(Beginning of Extracted records)

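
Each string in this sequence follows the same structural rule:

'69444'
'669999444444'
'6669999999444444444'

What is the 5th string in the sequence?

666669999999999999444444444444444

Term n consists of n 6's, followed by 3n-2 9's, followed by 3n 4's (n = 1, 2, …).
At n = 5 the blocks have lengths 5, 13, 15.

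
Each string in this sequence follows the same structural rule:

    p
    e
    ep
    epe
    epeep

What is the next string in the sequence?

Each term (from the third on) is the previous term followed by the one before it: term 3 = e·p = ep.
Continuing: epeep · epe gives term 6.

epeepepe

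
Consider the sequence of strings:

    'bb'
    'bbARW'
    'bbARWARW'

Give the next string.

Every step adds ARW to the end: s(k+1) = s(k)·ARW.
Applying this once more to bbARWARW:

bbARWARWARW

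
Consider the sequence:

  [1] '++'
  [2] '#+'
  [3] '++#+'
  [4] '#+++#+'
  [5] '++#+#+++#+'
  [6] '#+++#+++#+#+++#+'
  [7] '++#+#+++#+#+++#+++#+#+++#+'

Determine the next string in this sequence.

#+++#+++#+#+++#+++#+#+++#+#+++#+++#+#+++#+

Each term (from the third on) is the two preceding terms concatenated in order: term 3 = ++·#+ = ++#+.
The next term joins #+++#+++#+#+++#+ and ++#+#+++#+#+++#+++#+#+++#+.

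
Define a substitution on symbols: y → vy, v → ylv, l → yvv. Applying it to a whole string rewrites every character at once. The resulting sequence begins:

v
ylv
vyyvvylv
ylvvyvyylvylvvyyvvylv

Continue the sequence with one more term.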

(End of Extracted records)

— Exercise goal —
The records above must be transcribed in full, word for word.

— Result —
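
Each string in this sequence follows the same structural rule:

'69444'
'669999444444'
'6669999999444444444'

What is the 5th string in the sequence?

666669999999999999444444444444444

Term n consists of n 6's, followed by 3n-2 9's, followed by 3n 4's (n = 1, 2, …).
At n = 5 the blocks have lengths 5, 13, 15.

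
Each string in this sequence follows the same structural rule:

    p
    e
    ep
    epe
    epeep

What is the next string in the sequence?

Each term (from the third on) is the previous term followed by the one before it: term 3 = e·p = ep.
Continuing: epeep · epe gives term 6.

epeepepe

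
Consider the sequence of strings:

    'bb'
    'bbARW'
    'bbARWARW'

Give the next string.

Every step adds ARW to the end: s(k+1) = s(k)·ARW.
Applying this once more to bbARWARW:

bbARWARWARW

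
Consider the sequence:

  [1] '++'
  [2] '#+'
  [3] '++#+'
  [4] '#+++#+'
  [5] '++#+#+++#+'
  [6] '#+++#+++#+#+++#+'
  [7] '++#+#+++#+#+++#+++#+#+++#+'

Determine the next string in this sequence.

#+++#+++#+#+++#+++#+#+++#+#+++#+++#+#+++#+

Each term (from the third on) is the two preceding terms concatenated in order: term 3 = ++·#+ = ++#+.
The next term joins #+++#+++#+#+++#+ and ++#+#+++#+#+++#+++#+#+++#+.

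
Define a substitution on symbols: y → vy, v → ylv, l → yvv. Applying it to a whole string rewrites every character at once. The resulting sequence begins:

v
ylv
vyyvvylv
ylvvyvyylvylvvyyvvylv

Continue the sequence with one more term.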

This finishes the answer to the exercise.